[Saved data entries]
☆ ☆ ☆ ☆ ☆ ☆ ☆

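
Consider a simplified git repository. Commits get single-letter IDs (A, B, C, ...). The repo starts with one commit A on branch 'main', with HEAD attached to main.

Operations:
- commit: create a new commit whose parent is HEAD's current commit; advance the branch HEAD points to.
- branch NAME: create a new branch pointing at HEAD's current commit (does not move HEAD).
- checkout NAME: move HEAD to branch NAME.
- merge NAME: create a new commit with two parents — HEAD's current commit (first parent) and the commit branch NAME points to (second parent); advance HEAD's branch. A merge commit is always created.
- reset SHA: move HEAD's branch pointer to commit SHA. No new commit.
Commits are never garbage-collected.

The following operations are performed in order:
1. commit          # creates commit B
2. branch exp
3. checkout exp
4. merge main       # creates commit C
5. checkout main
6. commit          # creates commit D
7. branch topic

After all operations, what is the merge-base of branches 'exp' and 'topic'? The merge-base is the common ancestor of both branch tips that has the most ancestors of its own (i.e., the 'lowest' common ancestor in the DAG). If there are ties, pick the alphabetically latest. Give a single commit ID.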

☆ ☆ ☆ ☆ ☆ ☆ ☆

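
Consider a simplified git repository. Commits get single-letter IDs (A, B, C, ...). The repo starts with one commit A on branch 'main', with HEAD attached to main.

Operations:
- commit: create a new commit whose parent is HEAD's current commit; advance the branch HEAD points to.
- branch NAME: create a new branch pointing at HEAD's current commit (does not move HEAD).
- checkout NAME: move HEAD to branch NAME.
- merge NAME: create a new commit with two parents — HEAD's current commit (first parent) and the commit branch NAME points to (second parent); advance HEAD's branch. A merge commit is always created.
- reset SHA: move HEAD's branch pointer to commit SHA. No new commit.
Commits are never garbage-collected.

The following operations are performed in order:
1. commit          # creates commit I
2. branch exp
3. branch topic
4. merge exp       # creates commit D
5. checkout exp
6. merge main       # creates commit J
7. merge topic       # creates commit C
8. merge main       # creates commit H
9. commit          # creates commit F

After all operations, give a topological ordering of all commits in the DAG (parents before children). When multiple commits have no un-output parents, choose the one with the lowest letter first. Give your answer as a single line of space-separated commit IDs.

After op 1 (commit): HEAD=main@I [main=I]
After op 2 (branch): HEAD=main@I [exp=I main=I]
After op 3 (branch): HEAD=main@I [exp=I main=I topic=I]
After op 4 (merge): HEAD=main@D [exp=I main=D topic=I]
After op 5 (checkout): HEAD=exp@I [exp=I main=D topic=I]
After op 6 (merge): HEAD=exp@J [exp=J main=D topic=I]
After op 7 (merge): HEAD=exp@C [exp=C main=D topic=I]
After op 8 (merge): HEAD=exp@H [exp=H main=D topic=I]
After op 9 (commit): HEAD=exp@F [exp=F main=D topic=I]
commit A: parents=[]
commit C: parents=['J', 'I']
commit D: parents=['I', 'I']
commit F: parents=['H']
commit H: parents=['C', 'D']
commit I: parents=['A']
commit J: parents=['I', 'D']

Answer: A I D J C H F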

☆ ☆ ☆ ☆ ☆ ☆ ☆

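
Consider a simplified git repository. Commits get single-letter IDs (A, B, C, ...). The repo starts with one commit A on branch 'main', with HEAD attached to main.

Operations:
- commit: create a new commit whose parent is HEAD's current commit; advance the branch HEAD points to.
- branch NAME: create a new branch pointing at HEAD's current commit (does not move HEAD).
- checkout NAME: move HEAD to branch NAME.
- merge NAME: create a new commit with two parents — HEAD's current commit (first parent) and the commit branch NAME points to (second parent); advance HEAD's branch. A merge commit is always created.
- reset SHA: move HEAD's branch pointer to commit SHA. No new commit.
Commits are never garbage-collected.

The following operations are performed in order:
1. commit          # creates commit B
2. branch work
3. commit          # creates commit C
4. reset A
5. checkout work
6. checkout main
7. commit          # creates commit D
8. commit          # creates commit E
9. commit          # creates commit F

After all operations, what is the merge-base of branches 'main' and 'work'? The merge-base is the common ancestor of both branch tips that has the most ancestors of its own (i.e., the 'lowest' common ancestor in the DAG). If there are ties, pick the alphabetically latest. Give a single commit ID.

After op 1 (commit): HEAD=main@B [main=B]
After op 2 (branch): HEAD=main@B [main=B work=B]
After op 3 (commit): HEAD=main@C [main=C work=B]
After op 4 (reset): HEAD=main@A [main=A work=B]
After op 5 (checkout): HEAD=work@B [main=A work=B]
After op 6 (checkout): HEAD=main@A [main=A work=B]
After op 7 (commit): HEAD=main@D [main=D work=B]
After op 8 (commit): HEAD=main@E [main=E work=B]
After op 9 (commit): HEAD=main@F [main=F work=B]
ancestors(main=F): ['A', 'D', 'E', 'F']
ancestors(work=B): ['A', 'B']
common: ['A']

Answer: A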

☆ ☆ ☆ ☆ ☆ ☆ ☆

Task prompt - Set down, exactly as they appear above, all lines from the one that has "4. merge main" down to the one that has "After all operations, what is the merge-base of branches 'exp'", including those two and no others.

Result -
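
4. merge main       # creates commit C
5. checkout main
6. commit          # creates commit D
7. branch topic

After all operations, what is the merge-base of branches 'exp' and 'topic'? The merge-base is the common ancestor of both branch tips that has the most ancestors of its own (i.e., the 'lowest' common ancestor in the DAG). If there are ties, pick the alphabetically latest. Give a single commit ID.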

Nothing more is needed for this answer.